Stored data
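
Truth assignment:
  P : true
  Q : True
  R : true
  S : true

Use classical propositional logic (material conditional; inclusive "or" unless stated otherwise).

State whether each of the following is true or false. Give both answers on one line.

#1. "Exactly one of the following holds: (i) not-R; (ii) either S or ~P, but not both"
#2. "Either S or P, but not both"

#1: This is not R xor (S xor not P).

not R = not True = False
not P = not True = False
S xor not P = True xor False = True
not R xor (S xor not P) = False xor True = True
So #1 is true.

#2: Parsed as S xor P

S xor P = True xor True = False
Hence #2 is false.

#1 True; #2 False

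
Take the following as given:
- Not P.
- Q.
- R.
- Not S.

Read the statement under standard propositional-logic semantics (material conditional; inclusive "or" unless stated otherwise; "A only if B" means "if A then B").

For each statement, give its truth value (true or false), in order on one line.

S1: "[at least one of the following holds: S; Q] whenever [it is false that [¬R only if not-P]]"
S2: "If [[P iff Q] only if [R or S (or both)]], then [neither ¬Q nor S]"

S1 T; S2 T

S1: Parsed as ¬(¬R → ¬P) → (S ∨ Q)

¬R = ¬T = F
¬P = ¬F = T
¬R → ¬P = F → T = T
¬(¬R → ¬P) = ¬T = F
S ∨ Q = F ∨ T = T
¬(¬R → ¬P) → (S ∨ Q) = F → T = T
Hence S1 is true.

S2: Parsed as ((P ↔ Q) → (R ∨ S)) → (¬Q ↓ S)

P ↔ Q = F ↔ T = F
R ∨ S = T ∨ F = T
(P ↔ Q) → (R ∨ S) = F → T = T
¬Q = ¬T = F
¬Q ↓ S = F ↓ F = T
((P ↔ Q) → (R ∨ S)) → (¬Q ↓ S) = T → T = T
Hence S2 is true.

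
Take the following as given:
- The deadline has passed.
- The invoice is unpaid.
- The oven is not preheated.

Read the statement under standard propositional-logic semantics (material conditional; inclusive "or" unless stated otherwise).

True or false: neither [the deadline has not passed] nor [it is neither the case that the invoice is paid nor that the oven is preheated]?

false

Let P = "the deadline has passed" (True), Q = "the invoice is paid" (False), R = "the oven is preheated" (False).
In symbols: not P nor (Q nor R)

not P = not True = False
Q nor R = False nor False = True
not P nor (Q nor R) = False nor True = False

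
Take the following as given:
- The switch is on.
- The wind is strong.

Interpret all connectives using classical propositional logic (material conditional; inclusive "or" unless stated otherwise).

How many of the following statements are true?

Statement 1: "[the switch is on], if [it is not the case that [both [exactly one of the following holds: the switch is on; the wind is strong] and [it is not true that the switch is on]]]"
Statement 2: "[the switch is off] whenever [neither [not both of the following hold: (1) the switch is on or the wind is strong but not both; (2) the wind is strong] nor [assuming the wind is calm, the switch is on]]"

Let P = "the switch is on" (T), U = "the wind is strong" (T).

Statement 1: This is ¬((P ⊕ U) ∧ ¬P) → P.

P ⊕ U = T ⊕ T = F
¬P = ¬T = F
(P ⊕ U) ∧ ¬P = F ∧ F = F
¬((P ⊕ U) ∧ ¬P) = ¬F = T
¬((P ⊕ U) ∧ ¬P) → P = T → T = T
Thus Statement 1 is true.

Statement 2: In symbols: (((P ⊕ U) ↑ U) ↓ (¬U → P)) → ¬P

P ⊕ U = T ⊕ T = F
(P ⊕ U) ↑ U = F ↑ T = T
¬U = ¬T = F
¬U → P = F → T = T
((P ⊕ U) ↑ U) ↓ (¬U → P) = T ↓ T = F
¬P = ¬T = F
(((P ⊕ U) ↑ U) ↓ (¬U → P)) → ¬P = F → F = T
Hence Statement 2 is true.

True statements: 2 (Statement 1, Statement 2).

2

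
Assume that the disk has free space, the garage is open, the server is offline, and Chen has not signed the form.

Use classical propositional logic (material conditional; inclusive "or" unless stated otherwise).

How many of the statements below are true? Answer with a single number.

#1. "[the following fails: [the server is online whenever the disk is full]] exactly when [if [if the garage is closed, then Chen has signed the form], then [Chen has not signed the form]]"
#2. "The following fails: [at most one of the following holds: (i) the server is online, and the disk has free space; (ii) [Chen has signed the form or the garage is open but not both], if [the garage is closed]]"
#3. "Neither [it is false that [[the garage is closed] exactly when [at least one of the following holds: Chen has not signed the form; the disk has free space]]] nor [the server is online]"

0

Let P = "the disk is full" (F), R = "the server is online" (F), Q = "the garage is closed" (F), S = "Chen has signed the form" (F).

#1: Formalization: ~(P -> R) <-> ((Q -> S) -> ~S)

P -> R = F -> F = T
~(P -> R) = ~T = F
Q -> S = F -> F = T
~S = ~F = T
(Q -> S) -> ~S = T -> T = T
~(P -> R) <-> ((Q -> S) -> ~S) = F <-> T = F
Hence #1 is false.

#2: Parsed as ~((R & ~P) nand (Q -> (S xor ~Q)))

~P = ~F = T
R & ~P = F & T = F
~Q = ~F = T
S xor ~Q = F xor T = T
Q -> (S xor ~Q) = F -> T = T
(R & ~P) nand (Q -> (S xor ~Q)) = F nand T = T
~((R & ~P) nand (Q -> (S xor ~Q))) = ~T = F
So #2 is false.

#3: This is ~(Q <-> (~S | ~P)) nor R.

~S = ~F = T
~P = ~F = T
~S | ~P = T | T = T
Q <-> (~S | ~P) = F <-> T = F
~(Q <-> (~S | ~P)) = ~F = T
~(Q <-> (~S | ~P)) nor R = T nor F = F
Thus #3 is false.

0 of the 3 statements are true (none).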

→ **Work instructions**
Using the data above, extract exactly the lines from the one that holds "For each statement, give" to the one that holds "following holds: S;", both ends included, and no others.

→ **Answer for the task**
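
For each statement, give its truth value (true or false), in order on one line.

S1: "[at least one of the following holds: S; Q] whenever [it is false that [¬R only if not-P]]"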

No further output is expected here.